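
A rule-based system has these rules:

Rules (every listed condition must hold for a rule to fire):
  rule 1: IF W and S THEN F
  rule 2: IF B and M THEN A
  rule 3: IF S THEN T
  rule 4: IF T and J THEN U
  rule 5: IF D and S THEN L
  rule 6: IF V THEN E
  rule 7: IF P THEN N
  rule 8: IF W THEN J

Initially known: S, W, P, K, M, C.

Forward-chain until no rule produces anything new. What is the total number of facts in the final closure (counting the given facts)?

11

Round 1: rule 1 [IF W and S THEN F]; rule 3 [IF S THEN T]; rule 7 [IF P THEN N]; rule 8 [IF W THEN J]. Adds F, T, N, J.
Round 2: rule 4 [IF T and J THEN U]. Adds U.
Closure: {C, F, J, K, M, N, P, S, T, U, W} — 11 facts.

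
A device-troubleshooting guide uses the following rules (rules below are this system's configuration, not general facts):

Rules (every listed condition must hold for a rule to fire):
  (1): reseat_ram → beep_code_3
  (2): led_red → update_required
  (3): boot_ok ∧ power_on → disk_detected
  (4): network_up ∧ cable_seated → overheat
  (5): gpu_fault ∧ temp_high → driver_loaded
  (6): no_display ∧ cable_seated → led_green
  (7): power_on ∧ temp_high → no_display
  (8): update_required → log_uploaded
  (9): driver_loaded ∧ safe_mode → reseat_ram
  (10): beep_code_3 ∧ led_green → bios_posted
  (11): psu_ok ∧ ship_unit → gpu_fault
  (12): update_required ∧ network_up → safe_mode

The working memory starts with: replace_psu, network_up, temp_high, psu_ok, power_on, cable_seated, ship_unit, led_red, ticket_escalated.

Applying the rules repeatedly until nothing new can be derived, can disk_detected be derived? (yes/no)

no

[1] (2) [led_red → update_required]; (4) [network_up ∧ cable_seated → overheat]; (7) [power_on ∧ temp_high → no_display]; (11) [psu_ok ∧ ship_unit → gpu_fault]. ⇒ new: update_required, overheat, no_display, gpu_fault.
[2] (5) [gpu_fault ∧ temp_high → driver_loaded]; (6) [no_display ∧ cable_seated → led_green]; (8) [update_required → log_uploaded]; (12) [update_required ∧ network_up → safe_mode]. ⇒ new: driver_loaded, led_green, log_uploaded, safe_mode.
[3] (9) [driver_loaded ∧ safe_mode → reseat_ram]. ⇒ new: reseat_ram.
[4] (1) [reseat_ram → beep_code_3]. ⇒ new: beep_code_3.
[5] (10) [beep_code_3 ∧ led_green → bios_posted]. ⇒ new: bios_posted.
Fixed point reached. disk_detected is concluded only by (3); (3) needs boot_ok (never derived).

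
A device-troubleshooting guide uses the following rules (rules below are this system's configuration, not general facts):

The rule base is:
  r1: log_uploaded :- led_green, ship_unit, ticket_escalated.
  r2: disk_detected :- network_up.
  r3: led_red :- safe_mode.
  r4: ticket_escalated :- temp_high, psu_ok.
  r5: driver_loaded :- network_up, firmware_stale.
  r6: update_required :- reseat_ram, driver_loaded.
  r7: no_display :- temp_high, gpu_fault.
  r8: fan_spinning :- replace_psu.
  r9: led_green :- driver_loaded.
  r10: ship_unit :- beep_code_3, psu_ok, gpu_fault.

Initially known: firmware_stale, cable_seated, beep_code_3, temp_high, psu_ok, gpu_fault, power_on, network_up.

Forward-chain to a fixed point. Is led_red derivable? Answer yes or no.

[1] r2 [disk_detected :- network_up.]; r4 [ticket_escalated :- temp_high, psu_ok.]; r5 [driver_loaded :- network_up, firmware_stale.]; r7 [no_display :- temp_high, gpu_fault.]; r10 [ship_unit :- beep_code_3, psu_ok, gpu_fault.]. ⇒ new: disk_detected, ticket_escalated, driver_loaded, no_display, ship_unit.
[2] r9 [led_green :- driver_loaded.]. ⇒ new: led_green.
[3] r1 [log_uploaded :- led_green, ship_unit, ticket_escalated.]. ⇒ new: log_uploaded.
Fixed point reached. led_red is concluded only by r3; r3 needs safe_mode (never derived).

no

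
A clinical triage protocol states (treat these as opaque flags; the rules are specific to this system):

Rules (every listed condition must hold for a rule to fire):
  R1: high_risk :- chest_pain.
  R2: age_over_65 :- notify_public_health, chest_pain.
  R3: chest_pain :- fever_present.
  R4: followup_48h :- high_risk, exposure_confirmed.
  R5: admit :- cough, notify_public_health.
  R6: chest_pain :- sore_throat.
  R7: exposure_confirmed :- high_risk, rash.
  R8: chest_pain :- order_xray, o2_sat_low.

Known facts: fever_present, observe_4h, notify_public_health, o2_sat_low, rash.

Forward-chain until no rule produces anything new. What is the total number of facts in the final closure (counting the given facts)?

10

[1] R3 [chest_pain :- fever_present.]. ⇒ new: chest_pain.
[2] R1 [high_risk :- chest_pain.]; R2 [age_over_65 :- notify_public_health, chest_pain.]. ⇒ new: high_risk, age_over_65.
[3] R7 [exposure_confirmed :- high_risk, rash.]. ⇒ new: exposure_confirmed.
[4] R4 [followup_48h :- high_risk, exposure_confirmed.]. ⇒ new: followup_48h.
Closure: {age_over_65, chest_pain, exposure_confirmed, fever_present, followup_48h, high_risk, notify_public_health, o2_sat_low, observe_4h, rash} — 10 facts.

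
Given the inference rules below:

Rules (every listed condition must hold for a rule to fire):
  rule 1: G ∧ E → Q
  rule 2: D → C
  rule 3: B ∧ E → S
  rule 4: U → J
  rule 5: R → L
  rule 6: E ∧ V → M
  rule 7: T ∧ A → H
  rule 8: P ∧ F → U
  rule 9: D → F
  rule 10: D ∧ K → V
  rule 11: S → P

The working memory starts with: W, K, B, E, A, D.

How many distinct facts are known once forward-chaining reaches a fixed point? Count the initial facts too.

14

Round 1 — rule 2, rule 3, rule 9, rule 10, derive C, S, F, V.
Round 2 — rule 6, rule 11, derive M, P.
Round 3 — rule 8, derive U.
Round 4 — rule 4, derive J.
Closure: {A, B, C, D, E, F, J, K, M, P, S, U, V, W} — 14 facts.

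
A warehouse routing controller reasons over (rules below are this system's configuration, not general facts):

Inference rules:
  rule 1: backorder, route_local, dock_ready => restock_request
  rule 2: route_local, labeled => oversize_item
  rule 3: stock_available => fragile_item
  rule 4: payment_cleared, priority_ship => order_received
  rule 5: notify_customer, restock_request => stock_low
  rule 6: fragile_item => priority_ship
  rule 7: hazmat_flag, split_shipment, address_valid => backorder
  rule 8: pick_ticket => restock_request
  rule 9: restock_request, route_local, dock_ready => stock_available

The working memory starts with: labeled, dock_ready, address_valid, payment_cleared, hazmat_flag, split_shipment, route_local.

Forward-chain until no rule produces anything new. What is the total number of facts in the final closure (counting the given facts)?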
☆ ☆ ☆
_Aim of the exercise_. Beginning with the line containing "rule 4: IF T and J THEN U" and ending with the line containing "Initially known: S, W, P, K, M, C.", extract those lines exactly from the listing above, and only those.

_Response area_.
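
  rule 4: IF T and J THEN U
  rule 5: IF D and S THEN L
  rule 6: IF V THEN E
  rule 7: IF P THEN N
  rule 8: IF W THEN J

Initially known: S, W, P, K, M, C.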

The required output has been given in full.